[Data extracted from a collection]
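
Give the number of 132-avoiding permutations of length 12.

For any fixed pattern of length 3, the pattern-avoiding permutations of [12] number C_12.
C_12 = C(24,12)/13 = 2704156/13 = 208012.

208012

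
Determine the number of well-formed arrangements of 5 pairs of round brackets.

With 5 pairs the number of balanced bracket strings is the Catalan number C_5.
C_5 = C_4 · 2(2·4+1)/(4+2) = 14 · 18/6 = 42.

42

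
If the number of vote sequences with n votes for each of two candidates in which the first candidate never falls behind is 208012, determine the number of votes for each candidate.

12

Such ballot sequences with n votes each are counted by C_n. Since C_12 = 208012, the index is 12.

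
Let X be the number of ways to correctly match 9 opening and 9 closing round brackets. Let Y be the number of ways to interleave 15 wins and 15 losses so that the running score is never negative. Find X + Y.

With 9 pairs the number of balanced bracket strings is the Catalan number C_9. So X = C_9 = 4862.
Reading a vote for the leader as '(' and for the other as ')' turns such a sequence into a balanced string of 15 pairs, so the count is C_15. So Y = C_15 = 9694845.
X + Y = 4862 + 9694845 = 9699707.

9699707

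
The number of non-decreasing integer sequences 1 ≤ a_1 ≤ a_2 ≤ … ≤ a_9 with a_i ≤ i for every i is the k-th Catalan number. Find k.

9

Such sub-staircase sequences of length n are counted by C_n; here n = 9.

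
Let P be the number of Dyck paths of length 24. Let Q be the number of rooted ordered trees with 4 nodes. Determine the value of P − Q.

208007

Paths of 12 up- and 12 down-steps that never dip below the axis are Dyck paths; their count is C_12. So P = C_12 = 208012.
Rooted ordered (plane) trees on m nodes have m−1 edges and are counted by C_{m−1}; m = 4 gives C_3. So Q = C_3 = 5.
P − Q = 208012 − 5 = 208007.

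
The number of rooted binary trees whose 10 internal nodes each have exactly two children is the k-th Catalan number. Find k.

Full binary trees with n internal nodes are counted by C_n; here n = 10.

10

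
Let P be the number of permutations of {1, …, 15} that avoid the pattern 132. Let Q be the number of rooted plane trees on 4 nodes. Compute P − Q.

9694840

For any fixed pattern of length 3, the pattern-avoiding permutations of [15] number C_15. So P = C_15 = 9694845.
A rooted plane tree on 4 nodes has 3 edges, and such trees are counted by C_3. So Q = C_3 = 5.
P − Q = 9694845 − 5 = 9694840.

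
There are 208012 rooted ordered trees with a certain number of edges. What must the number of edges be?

Rooted ordered trees with n edges are counted by C_n, and C_12 = 208012.

12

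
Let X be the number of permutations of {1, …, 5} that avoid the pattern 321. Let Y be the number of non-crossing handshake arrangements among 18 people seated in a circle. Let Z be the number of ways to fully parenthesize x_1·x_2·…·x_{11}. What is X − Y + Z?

For any fixed pattern of length 3, the pattern-avoiding permutations of [5] number C_5. So X = C_5 = 42.
Non-crossing handshake pairings of 2n people are counted by C_n; 18 people gives n = 9. So Y = C_9 = 4862.
Ways to associate a product of 11 factors correspond to binary trees on 11 leaves, so the count is C_10. So Z = C_10 = 16796.
X − Y + Z = 42 − 4862 + 16796 = 11976.

11976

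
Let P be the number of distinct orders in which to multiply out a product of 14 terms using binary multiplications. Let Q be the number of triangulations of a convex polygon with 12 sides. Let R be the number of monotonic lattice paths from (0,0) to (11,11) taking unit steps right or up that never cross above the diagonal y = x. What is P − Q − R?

Ways to associate a product of 14 factors correspond to binary trees on 14 leaves, so the count is C_13. So P = C_13 = 742900.
A convex 12-gon is triangulated into 10 triangles, and the number of such triangulations is the Catalan number C_{12−2} = C_10. So Q = C_10 = 16796.
Monotone paths in an n×n grid that stay weakly below the diagonal are counted by C_n; here n = 11. So R = C_11 = 58786.
P − Q − R = 742900 − 16796 − 58786 = 667318.

667318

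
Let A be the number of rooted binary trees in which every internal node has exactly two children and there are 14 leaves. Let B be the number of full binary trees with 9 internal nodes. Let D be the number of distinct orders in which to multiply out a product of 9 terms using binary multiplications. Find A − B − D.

A full binary tree with L leaves has L−1 internal nodes and is counted by C_{L−1}; L = 14 gives C_13. So A = C_13 = 742900.
Full binary trees with n internal nodes are counted by C_n; here n = 9. So B = C_9 = 4862.
Parenthesizations of m factors correspond to full binary trees with m leaves, counted by C_{m−1}; m = 9 gives C_8. So D = C_8 = 1430.
A − B − D = 742900 − 4862 − 1430 = 736608.

736608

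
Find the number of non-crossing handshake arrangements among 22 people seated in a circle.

58786

With 22 = 2·11 people, non-crossing handshake pairings are non-crossing perfect matchings on a circle, counted by C_11.
C_11 = C(22,11)/12 = 705432/12 = 58786.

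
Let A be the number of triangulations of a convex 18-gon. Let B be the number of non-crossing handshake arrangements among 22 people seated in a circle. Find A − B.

35298884

A convex 18-gon is triangulated into 16 triangles, and the number of such triangulations is the Catalan number C_{18−2} = C_16. So A = C_16 = 35357670.
Non-crossing handshake pairings of 2n people are counted by C_n; 22 people gives n = 11. So B = C_11 = 58786.
A − B = 35357670 − 58786 = 35298884.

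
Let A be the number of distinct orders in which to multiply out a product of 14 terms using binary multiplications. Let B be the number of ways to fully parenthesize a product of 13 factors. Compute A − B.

Bracketing 14 factors into binary products is counted by C_{14−1} = C_13. So A = C_13 = 742900.
Bracketing 13 factors into binary products is counted by C_{13−1} = C_12. So B = C_12 = 208012.
A − B = 742900 − 208012 = 534888.

534888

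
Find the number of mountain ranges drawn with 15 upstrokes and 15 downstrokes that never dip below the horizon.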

• Task brief
For every record above, print an exact copy.

• Answer to this task
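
Give the number of 132-avoiding permutations of length 12.

For any fixed pattern of length 3, the pattern-avoiding permutations of [12] number C_12.
C_12 = C(24,12)/13 = 2704156/13 = 208012.

208012

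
Determine the number of well-formed arrangements of 5 pairs of round brackets.

With 5 pairs the number of balanced bracket strings is the Catalan number C_5.
C_5 = C_4 · 2(2·4+1)/(4+2) = 14 · 18/6 = 42.

42

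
If the number of vote sequences with n votes for each of two candidates in which the first candidate never falls behind is 208012, determine the number of votes for each candidate.

12

Such ballot sequences with n votes each are counted by C_n. Since C_12 = 208012, the index is 12.

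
Let X be the number of ways to correctly match 9 opening and 9 closing round brackets. Let Y be the number of ways to interleave 15 wins and 15 losses so that the running score is never negative. Find X + Y.

With 9 pairs the number of balanced bracket strings is the Catalan number C_9. So X = C_9 = 4862.
Reading a vote for the leader as '(' and for the other as ')' turns such a sequence into a balanced string of 15 pairs, so the count is C_15. So Y = C_15 = 9694845.
X + Y = 4862 + 9694845 = 9699707.

9699707

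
The number of non-decreasing integer sequences 1 ≤ a_1 ≤ a_2 ≤ … ≤ a_9 with a_i ≤ i for every i is the k-th Catalan number. Find k.

9

Such sub-staircase sequences of length n are counted by C_n; here n = 9.

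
Let P be the number of Dyck paths of length 24. Let Q be the number of rooted ordered trees with 4 nodes. Determine the value of P − Q.

208007

Paths of 12 up- and 12 down-steps that never dip below the axis are Dyck paths; their count is C_12. So P = C_12 = 208012.
Rooted ordered (plane) trees on m nodes have m−1 edges and are counted by C_{m−1}; m = 4 gives C_3. So Q = C_3 = 5.
P − Q = 208012 − 5 = 208007.

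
The number of rooted binary trees whose 10 internal nodes each have exactly two children is the k-th Catalan number. Find k.

Full binary trees with n internal nodes are counted by C_n; here n = 10.

10

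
Let P be the number of permutations of {1, …, 15} that avoid the pattern 132. Let Q be the number of rooted plane trees on 4 nodes. Compute P − Q.

9694840

For any fixed pattern of length 3, the pattern-avoiding permutations of [15] number C_15. So P = C_15 = 9694845.
A rooted plane tree on 4 nodes has 3 edges, and such trees are counted by C_3. So Q = C_3 = 5.
P − Q = 9694845 − 5 = 9694840.

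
There are 208012 rooted ordered trees with a certain number of edges. What must the number of edges be?

Rooted ordered trees with n edges are counted by C_n, and C_12 = 208012.

12

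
Let X be the number of permutations of {1, …, 5} that avoid the pattern 321. Let Y be the number of non-crossing handshake arrangements among 18 people seated in a circle. Let Z be the number of ways to fully parenthesize x_1·x_2·…·x_{11}. What is X − Y + Z?

For any fixed pattern of length 3, the pattern-avoiding permutations of [5] number C_5. So X = C_5 = 42.
Non-crossing handshake pairings of 2n people are counted by C_n; 18 people gives n = 9. So Y = C_9 = 4862.
Ways to associate a product of 11 factors correspond to binary trees on 11 leaves, so the count is C_10. So Z = C_10 = 16796.
X − Y + Z = 42 − 4862 + 16796 = 11976.

11976

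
Let P be the number of distinct orders in which to multiply out a product of 14 terms using binary multiplications. Let Q be the number of triangulations of a convex polygon with 12 sides. Let R be the number of monotonic lattice paths from (0,0) to (11,11) taking unit steps right or up that never cross above the diagonal y = x. What is P − Q − R?

Ways to associate a product of 14 factors correspond to binary trees on 14 leaves, so the count is C_13. So P = C_13 = 742900.
A convex 12-gon is triangulated into 10 triangles, and the number of such triangulations is the Catalan number C_{12−2} = C_10. So Q = C_10 = 16796.
Monotone paths in an n×n grid that stay weakly below the diagonal are counted by C_n; here n = 11. So R = C_11 = 58786.
P − Q − R = 742900 − 16796 − 58786 = 667318.

667318

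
Let A be the number of rooted binary trees in which every internal node has exactly two children and there are 14 leaves. Let B be the number of full binary trees with 9 internal nodes. Let D be the number of distinct orders in which to multiply out a product of 9 terms using binary multiplications. Find A − B − D.

A full binary tree with L leaves has L−1 internal nodes and is counted by C_{L−1}; L = 14 gives C_13. So A = C_13 = 742900.
Full binary trees with n internal nodes are counted by C_n; here n = 9. So B = C_9 = 4862.
Parenthesizations of m factors correspond to full binary trees with m leaves, counted by C_{m−1}; m = 9 gives C_8. So D = C_8 = 1430.
A − B − D = 742900 − 4862 − 1430 = 736608.

736608

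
Find the number of non-crossing handshake arrangements among 22 people seated in a circle.

58786

With 22 = 2·11 people, non-crossing handshake pairings are non-crossing perfect matchings on a circle, counted by C_11.
C_11 = C(22,11)/12 = 705432/12 = 58786.

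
Let A be the number of triangulations of a convex 18-gon. Let B be the number of non-crossing handshake arrangements among 22 people seated in a circle. Find A − B.

35298884

A convex 18-gon is triangulated into 16 triangles, and the number of such triangulations is the Catalan number C_{18−2} = C_16. So A = C_16 = 35357670.
Non-crossing handshake pairings of 2n people are counted by C_n; 22 people gives n = 11. So B = C_11 = 58786.
A − B = 35357670 − 58786 = 35298884.

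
Let A be the number of distinct orders in which to multiply out a product of 14 terms using binary multiplications. Let B be the number of ways to fully parenthesize a product of 13 factors. Compute A − B.

Bracketing 14 factors into binary products is counted by C_{14−1} = C_13. So A = C_13 = 742900.
Bracketing 13 factors into binary products is counted by C_{13−1} = C_12. So B = C_12 = 208012.
A − B = 742900 − 208012 = 534888.

534888

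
Find the number of mountain ranges drawn with 15 upstrokes and 15 downstrokes that never dip below the horizon.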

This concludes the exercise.